* **THE PROBLEM**: In the entries below, the lines from the one with "Suppose demand for corn" through the one with "Consider the market for concert" are to be copied exactly; both ends count.

====

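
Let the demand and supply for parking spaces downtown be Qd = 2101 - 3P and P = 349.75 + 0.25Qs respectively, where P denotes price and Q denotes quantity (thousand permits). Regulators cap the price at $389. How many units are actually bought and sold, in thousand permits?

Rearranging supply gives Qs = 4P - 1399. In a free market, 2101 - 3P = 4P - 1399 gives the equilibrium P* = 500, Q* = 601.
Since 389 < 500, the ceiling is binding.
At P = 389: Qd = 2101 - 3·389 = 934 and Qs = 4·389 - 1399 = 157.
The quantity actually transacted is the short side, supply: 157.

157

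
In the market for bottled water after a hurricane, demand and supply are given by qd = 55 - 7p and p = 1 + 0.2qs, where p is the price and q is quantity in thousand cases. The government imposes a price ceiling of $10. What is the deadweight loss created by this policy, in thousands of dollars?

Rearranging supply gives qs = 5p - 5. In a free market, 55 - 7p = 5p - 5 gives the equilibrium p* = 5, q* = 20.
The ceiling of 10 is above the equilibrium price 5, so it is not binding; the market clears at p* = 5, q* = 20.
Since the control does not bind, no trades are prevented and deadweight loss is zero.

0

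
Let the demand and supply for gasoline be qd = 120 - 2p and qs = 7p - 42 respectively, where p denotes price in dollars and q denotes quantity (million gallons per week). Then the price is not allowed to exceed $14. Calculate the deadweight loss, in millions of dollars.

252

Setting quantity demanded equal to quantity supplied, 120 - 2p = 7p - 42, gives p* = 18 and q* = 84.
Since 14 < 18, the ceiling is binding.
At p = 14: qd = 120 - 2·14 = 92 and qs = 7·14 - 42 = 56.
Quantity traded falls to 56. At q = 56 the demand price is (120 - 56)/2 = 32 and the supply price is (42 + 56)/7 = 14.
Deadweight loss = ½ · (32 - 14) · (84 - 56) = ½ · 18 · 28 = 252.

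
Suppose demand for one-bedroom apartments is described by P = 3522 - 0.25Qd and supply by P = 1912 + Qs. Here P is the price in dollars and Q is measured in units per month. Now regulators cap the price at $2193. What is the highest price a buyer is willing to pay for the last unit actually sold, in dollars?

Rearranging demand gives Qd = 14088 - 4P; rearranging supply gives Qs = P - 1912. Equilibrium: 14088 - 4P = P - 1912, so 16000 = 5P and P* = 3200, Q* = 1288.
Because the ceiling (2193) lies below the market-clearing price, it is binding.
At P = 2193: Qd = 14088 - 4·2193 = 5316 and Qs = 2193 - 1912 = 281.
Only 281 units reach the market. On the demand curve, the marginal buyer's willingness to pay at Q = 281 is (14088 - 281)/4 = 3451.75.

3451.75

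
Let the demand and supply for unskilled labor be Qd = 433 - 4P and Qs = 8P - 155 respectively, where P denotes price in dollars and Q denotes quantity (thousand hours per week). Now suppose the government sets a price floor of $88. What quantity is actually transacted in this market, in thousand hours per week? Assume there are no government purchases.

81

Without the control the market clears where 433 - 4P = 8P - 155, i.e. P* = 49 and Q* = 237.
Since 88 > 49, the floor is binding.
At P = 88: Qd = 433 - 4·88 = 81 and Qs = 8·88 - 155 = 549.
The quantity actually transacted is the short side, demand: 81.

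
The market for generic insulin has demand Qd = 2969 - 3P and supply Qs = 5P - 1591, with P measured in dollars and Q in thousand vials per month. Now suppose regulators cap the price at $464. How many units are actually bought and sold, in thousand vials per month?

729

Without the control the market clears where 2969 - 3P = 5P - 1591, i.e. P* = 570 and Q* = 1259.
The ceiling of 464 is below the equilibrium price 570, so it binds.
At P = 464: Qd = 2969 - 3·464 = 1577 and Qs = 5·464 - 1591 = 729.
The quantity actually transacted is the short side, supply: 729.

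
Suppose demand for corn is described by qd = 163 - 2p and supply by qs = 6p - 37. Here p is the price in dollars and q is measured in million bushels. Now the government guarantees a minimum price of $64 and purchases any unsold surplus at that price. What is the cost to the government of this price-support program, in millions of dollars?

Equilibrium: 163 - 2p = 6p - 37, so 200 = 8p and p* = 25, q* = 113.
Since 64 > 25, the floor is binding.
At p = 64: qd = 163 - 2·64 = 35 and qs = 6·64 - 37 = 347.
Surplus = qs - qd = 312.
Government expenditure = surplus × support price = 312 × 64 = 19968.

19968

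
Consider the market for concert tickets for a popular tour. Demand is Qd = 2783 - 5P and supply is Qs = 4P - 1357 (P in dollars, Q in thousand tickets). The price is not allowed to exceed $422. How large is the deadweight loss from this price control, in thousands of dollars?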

====

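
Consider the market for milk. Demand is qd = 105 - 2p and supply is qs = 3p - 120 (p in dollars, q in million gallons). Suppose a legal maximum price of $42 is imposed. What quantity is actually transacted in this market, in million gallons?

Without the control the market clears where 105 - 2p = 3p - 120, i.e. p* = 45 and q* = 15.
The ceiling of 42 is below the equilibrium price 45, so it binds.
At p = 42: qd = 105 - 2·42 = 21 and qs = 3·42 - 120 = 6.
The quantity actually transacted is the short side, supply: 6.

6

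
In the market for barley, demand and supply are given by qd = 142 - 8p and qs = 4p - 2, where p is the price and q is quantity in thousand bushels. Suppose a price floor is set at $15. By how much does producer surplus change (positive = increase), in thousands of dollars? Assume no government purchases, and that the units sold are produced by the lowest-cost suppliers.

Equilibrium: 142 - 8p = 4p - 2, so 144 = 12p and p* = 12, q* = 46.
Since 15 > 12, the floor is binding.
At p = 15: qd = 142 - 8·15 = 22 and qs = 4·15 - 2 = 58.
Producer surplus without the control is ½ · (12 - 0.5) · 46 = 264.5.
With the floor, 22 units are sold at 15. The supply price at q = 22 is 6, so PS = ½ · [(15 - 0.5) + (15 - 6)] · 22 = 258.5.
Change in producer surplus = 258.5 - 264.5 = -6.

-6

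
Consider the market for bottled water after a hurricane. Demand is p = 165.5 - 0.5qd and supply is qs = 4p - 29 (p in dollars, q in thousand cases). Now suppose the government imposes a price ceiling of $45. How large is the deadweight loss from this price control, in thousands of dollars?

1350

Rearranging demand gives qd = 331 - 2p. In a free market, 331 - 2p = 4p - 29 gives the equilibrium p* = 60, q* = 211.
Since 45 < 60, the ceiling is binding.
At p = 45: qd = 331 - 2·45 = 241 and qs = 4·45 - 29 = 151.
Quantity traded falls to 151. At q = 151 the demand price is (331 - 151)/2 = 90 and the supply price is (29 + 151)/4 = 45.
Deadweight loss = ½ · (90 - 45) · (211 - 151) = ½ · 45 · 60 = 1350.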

====

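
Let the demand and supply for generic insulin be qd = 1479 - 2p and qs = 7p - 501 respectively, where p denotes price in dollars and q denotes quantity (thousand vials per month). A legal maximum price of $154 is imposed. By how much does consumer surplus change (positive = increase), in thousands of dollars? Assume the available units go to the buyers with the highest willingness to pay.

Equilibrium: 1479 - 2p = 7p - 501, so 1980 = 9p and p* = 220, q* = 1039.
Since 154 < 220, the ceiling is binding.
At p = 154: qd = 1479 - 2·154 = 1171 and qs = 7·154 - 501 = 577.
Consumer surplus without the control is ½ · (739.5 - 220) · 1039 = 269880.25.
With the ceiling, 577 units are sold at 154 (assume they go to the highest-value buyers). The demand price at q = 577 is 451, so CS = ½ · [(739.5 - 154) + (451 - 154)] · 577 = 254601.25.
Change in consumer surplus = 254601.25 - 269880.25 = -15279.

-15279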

====

* **WRITTEN RESPONSE**:
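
Suppose demand for corn is described by qd = 163 - 2p and supply by qs = 6p - 37. Here p is the price in dollars and q is measured in million bushels. Now the government guarantees a minimum price of $64 and purchases any unsold surplus at that price. What is the cost to the government of this price-support program, in millions of dollars?

Equilibrium: 163 - 2p = 6p - 37, so 200 = 8p and p* = 25, q* = 113.
Since 64 > 25, the floor is binding.
At p = 64: qd = 163 - 2·64 = 35 and qs = 6·64 - 37 = 347.
Surplus = qs - qd = 312.
Government expenditure = surplus × support price = 312 × 64 = 19968.

19968

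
Consider the market for concert tickets for a popular tour. Demand is Qd = 2783 - 5P and supply is Qs = 4P - 1357 (P in dollars, Q in thousand tickets). The price is not allowed to exceed $422. How large is the deadweight loss from this price control, in thousands of dollars?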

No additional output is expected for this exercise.